◆ DIRECTIONS: If a line in the records contains the string "quotes", show that line.

(Collected data entries)

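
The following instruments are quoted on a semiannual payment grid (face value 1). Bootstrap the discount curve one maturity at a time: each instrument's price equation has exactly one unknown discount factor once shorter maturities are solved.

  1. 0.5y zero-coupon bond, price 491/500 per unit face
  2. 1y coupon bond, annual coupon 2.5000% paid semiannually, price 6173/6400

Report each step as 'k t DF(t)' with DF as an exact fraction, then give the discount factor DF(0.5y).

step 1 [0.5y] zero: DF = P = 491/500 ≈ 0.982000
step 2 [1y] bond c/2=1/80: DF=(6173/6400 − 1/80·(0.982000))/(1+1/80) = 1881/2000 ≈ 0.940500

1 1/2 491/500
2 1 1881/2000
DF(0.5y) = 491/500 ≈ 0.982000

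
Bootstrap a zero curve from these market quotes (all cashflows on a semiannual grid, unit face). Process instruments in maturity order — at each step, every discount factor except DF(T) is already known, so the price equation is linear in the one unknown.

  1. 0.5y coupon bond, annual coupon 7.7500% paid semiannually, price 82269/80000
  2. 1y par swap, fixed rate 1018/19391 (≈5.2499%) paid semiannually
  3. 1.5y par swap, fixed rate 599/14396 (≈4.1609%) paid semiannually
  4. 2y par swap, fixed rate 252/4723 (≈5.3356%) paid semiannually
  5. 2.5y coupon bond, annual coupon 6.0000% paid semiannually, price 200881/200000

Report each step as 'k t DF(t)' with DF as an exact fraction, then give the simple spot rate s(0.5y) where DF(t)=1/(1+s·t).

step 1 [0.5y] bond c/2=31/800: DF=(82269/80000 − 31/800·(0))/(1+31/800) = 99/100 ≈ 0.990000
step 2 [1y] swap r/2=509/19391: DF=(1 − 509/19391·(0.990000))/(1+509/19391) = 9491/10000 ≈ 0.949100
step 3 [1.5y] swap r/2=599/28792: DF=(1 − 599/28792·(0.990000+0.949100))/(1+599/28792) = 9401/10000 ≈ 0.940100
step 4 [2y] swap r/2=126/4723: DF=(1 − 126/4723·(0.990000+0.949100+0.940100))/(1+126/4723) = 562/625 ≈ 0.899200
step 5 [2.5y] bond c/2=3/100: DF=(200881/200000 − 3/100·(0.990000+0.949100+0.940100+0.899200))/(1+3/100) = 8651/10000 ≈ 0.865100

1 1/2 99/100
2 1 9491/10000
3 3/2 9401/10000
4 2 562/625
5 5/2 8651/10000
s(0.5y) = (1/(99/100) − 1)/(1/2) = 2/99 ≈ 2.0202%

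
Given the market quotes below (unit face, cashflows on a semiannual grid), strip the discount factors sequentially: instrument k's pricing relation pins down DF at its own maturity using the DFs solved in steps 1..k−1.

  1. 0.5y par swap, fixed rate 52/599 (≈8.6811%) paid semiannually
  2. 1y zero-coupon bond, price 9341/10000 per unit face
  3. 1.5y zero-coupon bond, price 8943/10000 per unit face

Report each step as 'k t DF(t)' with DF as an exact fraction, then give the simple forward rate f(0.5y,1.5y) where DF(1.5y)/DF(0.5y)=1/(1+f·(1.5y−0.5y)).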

◆ RESPONSE BOX:
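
Bootstrap a zero curve from these market quotes (all cashflows on a semiannual grid, unit face). Process instruments in maturity order — at each step, every discount factor except DF(T) is already known, so the price equation is linear in the one unknown.
Given the market quotes below (unit face, cashflows on a semiannual grid), strip the discount factors sequentially: instrument k's pricing relation pins down DF at its own maturity using the DFs solved in steps 1..k−1.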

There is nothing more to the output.